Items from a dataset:

- - -

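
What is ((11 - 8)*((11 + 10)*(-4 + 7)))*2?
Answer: 378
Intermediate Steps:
((11 - 8)*((11 + 10)*(-4 + 7)))*2 = (3*(21*3))*2 = (3*63)*2 = 189*2 = 378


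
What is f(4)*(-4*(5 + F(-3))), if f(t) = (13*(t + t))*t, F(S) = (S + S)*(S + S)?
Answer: -68224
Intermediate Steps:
F(S) = 4*S² (F(S) = (2*S)*(2*S) = 4*S²)
f(t) = 26*t² (f(t) = (13*(2*t))*t = (26*t)*t = 26*t²)
f(4)*(-4*(5 + F(-3))) = (26*4²)*(-4*(5 + 4*(-3)²)) = (26*16)*(-4*(5 + 4*9)) = 416*(-4*(5 + 36)) = 416*(-4*41) = 416*(-164) = -68224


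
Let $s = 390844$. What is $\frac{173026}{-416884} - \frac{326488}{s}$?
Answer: $- \frac{25466724667}{20367076262} \approx -1.2504$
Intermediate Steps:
$\frac{173026}{-416884} - \frac{326488}{s} = \frac{173026}{-416884} - \frac{326488}{390844} = 173026 \left(- \frac{1}{416884}\right) - \frac{81622}{97711} = - \frac{86513}{208442} - \frac{81622}{97711} = - \frac{25466724667}{20367076262}$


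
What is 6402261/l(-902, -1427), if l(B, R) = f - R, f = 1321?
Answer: 2134087/916 ≈ 2329.8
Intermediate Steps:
l(B, R) = 1321 - R
6402261/l(-902, -1427) = 6402261/(1321 - 1*(-1427)) = 6402261/(1321 + 1427) = 6402261/2748 = 6402261*(1/2748) = 2134087/916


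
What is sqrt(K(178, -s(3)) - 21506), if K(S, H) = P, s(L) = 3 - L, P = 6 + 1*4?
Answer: 2*I*sqrt(5374) ≈ 146.62*I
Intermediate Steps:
P = 10 (P = 6 + 4 = 10)
K(S, H) = 10
sqrt(K(178, -s(3)) - 21506) = sqrt(10 - 21506) = sqrt(-21496) = 2*I*sqrt(5374)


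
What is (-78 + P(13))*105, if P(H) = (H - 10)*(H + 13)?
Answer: 0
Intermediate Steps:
P(H) = (-10 + H)*(13 + H)
(-78 + P(13))*105 = (-78 + (-130 + 13**2 + 3*13))*105 = (-78 + (-130 + 169 + 39))*105 = (-78 + 78)*105 = 0*105 = 0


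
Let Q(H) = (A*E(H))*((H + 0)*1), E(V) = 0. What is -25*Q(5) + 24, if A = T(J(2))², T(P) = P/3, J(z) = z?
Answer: 24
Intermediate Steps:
T(P) = P/3 (T(P) = P*(⅓) = P/3)
A = 4/9 (A = ((⅓)*2)² = (⅔)² = 4/9 ≈ 0.44444)
Q(H) = 0 (Q(H) = ((4/9)*0)*((H + 0)*1) = 0*(H*1) = 0*H = 0)
-25*Q(5) + 24 = -25*0 + 24 = 0 + 24 = 24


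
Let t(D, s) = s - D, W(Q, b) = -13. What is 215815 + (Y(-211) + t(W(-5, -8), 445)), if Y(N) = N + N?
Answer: 215851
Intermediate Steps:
Y(N) = 2*N
215815 + (Y(-211) + t(W(-5, -8), 445)) = 215815 + (2*(-211) + (445 - 1*(-13))) = 215815 + (-422 + (445 + 13)) = 215815 + (-422 + 458) = 215815 + 36 = 215851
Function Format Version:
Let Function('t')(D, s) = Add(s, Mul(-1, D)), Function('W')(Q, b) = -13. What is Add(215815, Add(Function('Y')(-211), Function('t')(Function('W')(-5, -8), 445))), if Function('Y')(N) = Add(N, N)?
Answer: 215851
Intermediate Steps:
Function('Y')(N) = Mul(2, N)
Add(215815, Add(Function('Y')(-211), Function('t')(Function('W')(-5, -8), 445))) = Add(215815, Add(Mul(2, -211), Add(445, Mul(-1, -13)))) = Add(215815, Add(-422, Add(445, 13))) = Add(215815, Add(-422, 458)) = Add(215815, 36) = 215851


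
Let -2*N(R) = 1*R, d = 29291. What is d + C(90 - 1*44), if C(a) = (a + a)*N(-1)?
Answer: 29337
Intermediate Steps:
N(R) = -R/2
C(a) = a (C(a) = (a + a)*(-½*(-1)) = (2*a)*(½) = a)
d + C(90 - 1*44) = 29291 + (90 - 1*44) = 29291 + (90 - 44) = 29291 + 46 = 29337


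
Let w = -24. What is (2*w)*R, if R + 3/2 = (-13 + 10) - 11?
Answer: 744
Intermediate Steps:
R = -31/2 (R = -3/2 + ((-13 + 10) - 11) = -3/2 + (-3 - 11) = -3/2 - 14 = -31/2 ≈ -15.500)
(2*w)*R = (2*(-24))*(-31/2) = -48*(-31/2) = 744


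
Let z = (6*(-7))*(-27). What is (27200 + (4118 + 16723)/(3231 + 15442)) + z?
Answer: 529101623/18673 ≈ 28335.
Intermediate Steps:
z = 1134 (z = -42*(-27) = 1134)
(27200 + (4118 + 16723)/(3231 + 15442)) + z = (27200 + (4118 + 16723)/(3231 + 15442)) + 1134 = (27200 + 20841/18673) + 1134 = 507926441/18673 + 1134 = 529101623/18673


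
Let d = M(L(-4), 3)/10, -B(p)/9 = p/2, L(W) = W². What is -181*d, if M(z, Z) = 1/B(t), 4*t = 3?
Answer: 724/135 ≈ 5.3630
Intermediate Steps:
t = ¾ (t = (¼)*3 = ¾ ≈ 0.75000)
B(p) = -9*p/2
M(z, Z) = -8/27 (M(z, Z) = 1/(-9/2*¾) = 1/(-27/8) = -8/27)
d = -4/135 (d = -8/27/10 = -8/27*⅒ = -4/135 ≈ -0.029630)
-181*d = -181*(-4/135) = 724/135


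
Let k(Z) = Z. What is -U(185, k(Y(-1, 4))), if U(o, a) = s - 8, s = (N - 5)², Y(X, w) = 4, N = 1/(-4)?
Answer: -313/16 ≈ -19.563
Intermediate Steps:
N = -¼ ≈ -0.25000
s = 441/16 (s = (-¼ - 5)² = (-21/4)² = 441/16 ≈ 27.563)
U(o, a) = 313/16 (U(o, a) = 441/16 - 8 = 313/16)
-U(185, k(Y(-1, 4))) = -1*313/16 = -313/16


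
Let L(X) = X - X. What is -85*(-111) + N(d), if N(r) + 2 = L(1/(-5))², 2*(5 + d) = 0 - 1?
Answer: 9433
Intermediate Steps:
L(X) = 0
d = -11/2 (d = -5 + (0 - 1)/2 = -5 + (½)*(-1) = -5 - ½ = -11/2 ≈ -5.5000)
N(r) = -2 (N(r) = -2 + 0² = -2 + 0 = -2)
-85*(-111) + N(d) = -85*(-111) - 2 = 9435 - 2 = 9433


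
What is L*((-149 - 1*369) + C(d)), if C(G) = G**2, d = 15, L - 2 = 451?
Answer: -132729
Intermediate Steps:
L = 453 (L = 2 + 451 = 453)
L*((-149 - 1*369) + C(d)) = 453*((-149 - 1*369) + 15**2) = 453*((-149 - 369) + 225) = 453*(-518 + 225) = 453*(-293) = -132729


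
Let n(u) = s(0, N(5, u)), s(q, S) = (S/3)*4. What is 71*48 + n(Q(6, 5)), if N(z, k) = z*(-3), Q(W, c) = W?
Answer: 3388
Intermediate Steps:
N(z, k) = -3*z
s(q, S) = 4*S/3 (s(q, S) = (S*(1/3))*4 = (S/3)*4 = 4*S/3)
n(u) = -20 (n(u) = 4*(-3*5)/3 = (4/3)*(-15) = -20)
71*48 + n(Q(6, 5)) = 71*48 - 20 = 3408 - 20 = 3388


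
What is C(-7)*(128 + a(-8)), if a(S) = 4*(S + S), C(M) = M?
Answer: -448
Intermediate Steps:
a(S) = 8*S (a(S) = 4*(2*S) = 8*S)
C(-7)*(128 + a(-8)) = -7*(128 + 8*(-8)) = -7*(128 - 64) = -7*64 = -448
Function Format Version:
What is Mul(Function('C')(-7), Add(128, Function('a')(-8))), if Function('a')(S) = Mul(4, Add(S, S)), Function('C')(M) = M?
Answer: -448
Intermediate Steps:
Function('a')(S) = Mul(8, S) (Function('a')(S) = Mul(4, Mul(2, S)) = Mul(8, S))
Mul(Function('C')(-7), Add(128, Function('a')(-8))) = Mul(-7, Add(128, Mul(8, -8))) = Mul(-7, Add(128, -64)) = Mul(-7, 64) = -448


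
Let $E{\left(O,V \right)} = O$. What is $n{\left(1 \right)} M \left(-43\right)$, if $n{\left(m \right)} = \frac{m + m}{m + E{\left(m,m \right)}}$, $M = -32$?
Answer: $1376$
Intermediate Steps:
$n{\left(m \right)} = 1$ ($n{\left(m \right)} = \frac{m + m}{m + m} = \frac{2 m}{2 m} = 2 m \frac{1}{2 m} = 1$)
$n{\left(1 \right)} M \left(-43\right) = 1 \left(-32\right) \left(-43\right) = \left(-32\right) \left(-43\right) = 1376$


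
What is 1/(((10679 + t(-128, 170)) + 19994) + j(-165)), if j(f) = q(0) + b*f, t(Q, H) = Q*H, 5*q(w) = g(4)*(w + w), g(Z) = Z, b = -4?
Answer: 1/9573 ≈ 0.00010446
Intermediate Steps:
q(w) = 8*w/5 (q(w) = (4*(w + w))/5 = (4*(2*w))/5 = (8*w)/5 = 8*w/5)
t(Q, H) = H*Q
j(f) = -4*f (j(f) = (8/5)*0 - 4*f = 0 - 4*f = -4*f)
1/(((10679 + t(-128, 170)) + 19994) + j(-165)) = 1/(((10679 + 170*(-128)) + 19994) - 4*(-165)) = 1/(((10679 - 21760) + 19994) + 660) = 1/((-11081 + 19994) + 660) = 1/(8913 + 660) = 1/9573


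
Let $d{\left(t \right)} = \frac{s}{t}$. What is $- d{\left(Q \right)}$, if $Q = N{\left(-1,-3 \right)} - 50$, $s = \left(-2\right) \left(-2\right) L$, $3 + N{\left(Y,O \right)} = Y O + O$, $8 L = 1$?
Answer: $\frac{1}{106} \approx 0.009434$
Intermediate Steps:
$L = \frac{1}{8}$ ($L = \frac{1}{8} \cdot 1 = \frac{1}{8} \approx 0.125$)
$N{\left(Y,O \right)} = -3 + O + O Y$ ($N{\left(Y,O \right)} = -3 + \left(Y O + O\right) = -3 + \left(O Y + O\right) = -3 + \left(O + O Y\right) = -3 + O + O Y$)
$s = \frac{1}{2}$ ($s = \left(-2\right) \left(-2\right) \frac{1}{8} = 4 \cdot \frac{1}{8} = \frac{1}{2} \approx 0.5$)
$Q = -53$ ($Q = \left(-3 - 3 - -3\right) - 50 = \left(-3 - 3 + 3\right) - 50 = -3 - 50 = -53$)
$d{\left(t \right)} = \frac{1}{2 t}$
$- d{\left(Q \right)} = - \frac{1}{2 \left(-53\right)} = - \frac{-1}{2 \cdot 53} = \left(-1\right) \left(- \frac{1}{106}\right) = \frac{1}{106}$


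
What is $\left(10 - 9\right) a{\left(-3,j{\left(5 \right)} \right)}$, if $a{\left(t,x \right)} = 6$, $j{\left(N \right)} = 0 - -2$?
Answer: $6$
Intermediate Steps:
$j{\left(N \right)} = 2$ ($j{\left(N \right)} = 0 + 2 = 2$)
$\left(10 - 9\right) a{\left(-3,j{\left(5 \right)} \right)} = \left(10 - 9\right) 6 = 1 \cdot 6 = 6$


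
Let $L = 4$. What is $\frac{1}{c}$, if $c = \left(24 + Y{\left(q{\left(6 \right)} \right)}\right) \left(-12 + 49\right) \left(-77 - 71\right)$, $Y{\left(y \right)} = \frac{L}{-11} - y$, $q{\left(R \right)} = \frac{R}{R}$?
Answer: $- \frac{11}{1363524} \approx -8.0673 \cdot 10^{-6}$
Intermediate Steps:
$q{\left(R \right)} = 1$
$Y{\left(y \right)} = - \frac{4}{11} - y$ ($Y{\left(y \right)} = \frac{4}{-11} - y = 4 \left(- \frac{1}{11}\right) - y = - \frac{4}{11} - y$)
$c = - \frac{1363524}{11}$ ($c = \left(24 - \frac{15}{11}\right) \left(-12 + 49\right) \left(-77 - 71\right) = \left(24 - \frac{15}{11}\right) 37 \left(-148\right) = \left(24 - \frac{15}{11}\right) \left(-5476\right) = \frac{249}{11} \left(-5476\right) = - \frac{1363524}{11} \approx -1.2396 \cdot 10^{5}$)
$\frac{1}{c} = \frac{1}{- \frac{1363524}{11}} = - \frac{11}{1363524}$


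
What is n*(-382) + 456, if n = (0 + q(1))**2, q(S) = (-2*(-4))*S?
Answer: -23992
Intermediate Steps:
q(S) = 8*S
n = 64 (n = (0 + 8*1)**2 = (0 + 8)**2 = 8**2 = 64)
n*(-382) + 456 = 64*(-382) + 456 = -24448 + 456 = -23992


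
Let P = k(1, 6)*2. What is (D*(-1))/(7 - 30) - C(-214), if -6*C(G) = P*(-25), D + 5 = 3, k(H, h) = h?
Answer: -1152/23 ≈ -50.087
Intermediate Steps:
P = 12 (P = 6*2 = 12)
D = -2 (D = -5 + 3 = -2)
C(G) = 50 (C(G) = -2*(-25) = -⅙*(-300) = 50)
(D*(-1))/(7 - 30) - C(-214) = (-2*(-1))/(7 - 30) - 1*50 = 2/(-23) - 50 = 2*(-1/23) - 50 = -2/23 - 50 = -1152/23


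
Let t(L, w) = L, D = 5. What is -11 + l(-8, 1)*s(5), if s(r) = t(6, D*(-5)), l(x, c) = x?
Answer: -59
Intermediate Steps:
s(r) = 6
-11 + l(-8, 1)*s(5) = -11 - 8*6 = -11 - 48 = -59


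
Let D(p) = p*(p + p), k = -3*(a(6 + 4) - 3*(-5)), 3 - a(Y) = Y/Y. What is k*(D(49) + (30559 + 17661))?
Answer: -2704122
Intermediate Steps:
a(Y) = 2 (a(Y) = 3 - Y/Y = 3 - 1*1 = 3 - 1 = 2)
k = -51 (k = -3*(2 - 3*(-5)) = -3*(2 + 15) = -3*17 = -51)
D(p) = 2*p² (D(p) = p*(2*p) = 2*p²)
k*(D(49) + (30559 + 17661)) = -51*(2*49² + (30559 + 17661)) = -51*(2*2401 + 48220) = -51*(4802 + 48220) = -51*53022 = -2704122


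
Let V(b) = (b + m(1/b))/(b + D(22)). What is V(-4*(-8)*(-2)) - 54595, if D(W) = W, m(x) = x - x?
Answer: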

- - -

**Task description**.
In the entries above, find the line with "Let P = k(1, 6)*2." and the line with "Answer: -1152/23 ≈ -50.087", then restate word for word both of them and every line between, with nothing more.

**Your solution**.
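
Let P = k(1, 6)*2. What is (D*(-1))/(7 - 30) - C(-214), if -6*C(G) = P*(-25), D + 5 = 3, k(H, h) = h?
Answer: -1152/23 ≈ -50.087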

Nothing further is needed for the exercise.